**EXERCISE BRIEF**
Whichever lines of the entries hold the word "point" should be identified and copied.

(Stored items)
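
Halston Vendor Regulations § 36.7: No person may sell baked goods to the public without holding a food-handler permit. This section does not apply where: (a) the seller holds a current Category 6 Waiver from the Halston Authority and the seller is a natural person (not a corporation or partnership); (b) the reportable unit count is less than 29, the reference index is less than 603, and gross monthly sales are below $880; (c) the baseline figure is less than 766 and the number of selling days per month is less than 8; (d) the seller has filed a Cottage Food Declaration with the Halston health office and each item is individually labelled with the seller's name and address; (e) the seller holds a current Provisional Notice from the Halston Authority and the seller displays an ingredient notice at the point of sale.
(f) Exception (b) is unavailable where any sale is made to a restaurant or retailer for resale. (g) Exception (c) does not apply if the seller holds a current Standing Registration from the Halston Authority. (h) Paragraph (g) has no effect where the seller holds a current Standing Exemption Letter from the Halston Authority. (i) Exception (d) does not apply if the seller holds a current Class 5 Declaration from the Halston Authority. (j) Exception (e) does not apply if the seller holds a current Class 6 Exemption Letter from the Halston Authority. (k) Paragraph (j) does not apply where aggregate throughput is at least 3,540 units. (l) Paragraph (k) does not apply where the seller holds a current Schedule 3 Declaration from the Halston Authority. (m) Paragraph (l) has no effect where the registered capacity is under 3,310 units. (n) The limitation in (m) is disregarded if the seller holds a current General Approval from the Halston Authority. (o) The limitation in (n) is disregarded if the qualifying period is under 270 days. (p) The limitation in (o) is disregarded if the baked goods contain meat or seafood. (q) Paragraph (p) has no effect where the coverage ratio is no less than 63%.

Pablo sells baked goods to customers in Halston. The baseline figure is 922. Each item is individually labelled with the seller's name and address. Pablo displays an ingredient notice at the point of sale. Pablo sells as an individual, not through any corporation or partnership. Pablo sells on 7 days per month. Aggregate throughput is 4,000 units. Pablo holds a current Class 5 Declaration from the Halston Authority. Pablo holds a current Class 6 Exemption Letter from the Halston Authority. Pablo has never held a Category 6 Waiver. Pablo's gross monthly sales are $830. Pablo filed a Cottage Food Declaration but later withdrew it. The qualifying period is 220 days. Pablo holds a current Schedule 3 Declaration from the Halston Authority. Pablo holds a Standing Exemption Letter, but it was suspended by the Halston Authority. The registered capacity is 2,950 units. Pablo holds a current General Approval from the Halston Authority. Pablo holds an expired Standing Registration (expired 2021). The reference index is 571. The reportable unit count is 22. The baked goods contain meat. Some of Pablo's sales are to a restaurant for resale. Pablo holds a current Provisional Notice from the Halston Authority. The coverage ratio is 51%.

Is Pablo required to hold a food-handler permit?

Exception (a) fails — there is no Category 6 Waiver in force.
Exception (b)'s conditions are all satisfied: the reportable unit count is 22, less than the 29 limit; the reference index is 571, less than the 603 limit; gross monthly sales are $830, below the $880 limit. But: (f) operates against (b): some sales are to a restaurant for resale. So (b) is unavailable.
Exception (c) requires that the baseline figure is less than 766; but the baseline figure is 922, not less than 766, so (c) is unavailable.
Exception (d) does not apply: the Cottage Food Declaration was withdrawn.
Exception (e)'s conditions are all satisfied: a current Provisional Notice is held; an ingredient notice is displayed. However, paragraphs (j)–(q) must be considered: (j) is engaged — a current Class 6 Exemption Letter is held. (k) is triggered (aggregate throughput is 4,000 units, meeting the 3,540 units threshold), but is set aside by (l): (l) operates against (k): a current Schedule 3 Declaration is held. (m) operates (the registered capacity is 2,950 units, under the 3,310 units limit), but is overridden by (n): (n) is engaged — a current General Approval is held. (o) is engaged (the qualifying period is 220 days, under the 270 days limit), but yields to (p): (p) operates against (o): the baked goods contain meat. (q) is inapplicable (the coverage ratio is 51%, short of 63%), so (p) stands. So (e) is unavailable.
No exception displaces § 36.7.

Yes — Pablo must hold a food-handler permit.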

**RESPONSE BELOW**
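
Halston Vendor Regulations § 36.7: No person may sell baked goods to the public without holding a food-handler permit. This section does not apply where: (a) the seller holds a current Category 6 Waiver from the Halston Authority and the seller is a natural person (not a corporation or partnership); (b) the reportable unit count is less than 29, the reference index is less than 603, and gross monthly sales are below $880; (c) the baseline figure is less than 766 and the number of selling days per month is less than 8; (d) the seller has filed a Cottage Food Declaration with the Halston health office and each item is individually labelled with the seller's name and address; (e) the seller holds a current Provisional Notice from the Halston Authority and the seller displays an ingredient notice at the point of sale.
Pablo sells baked goods to customers in Halston. The baseline figure is 922. Each item is individually labelled with the seller's name and address. Pablo displays an ingredient notice at the point of sale. Pablo sells as an individual, not through any corporation or partnership. Pablo sells on 7 days per month. Aggregate throughput is 4,000 units. Pablo holds a current Class 5 Declaration from the Halston Authority. Pablo holds a current Class 6 Exemption Letter from the Halston Authority. Pablo has never held a Category 6 Waiver. Pablo's gross monthly sales are $830. Pablo filed a Cottage Food Declaration but later withdrew it. The qualifying period is 220 days. Pablo holds a current Schedule 3 Declaration from the Halston Authority. Pablo holds a Standing Exemption Letter, but it was suspended by the Halston Authority. The registered capacity is 2,950 units. Pablo holds a current General Approval from the Halston Authority. Pablo holds an expired Standing Registration (expired 2021). The reference index is 571. The reportable unit count is 22. The baked goods contain meat. Some of Pablo's sales are to a restaurant for resale. Pablo holds a current Provisional Notice from the Halston Authority. The coverage ratio is 51%.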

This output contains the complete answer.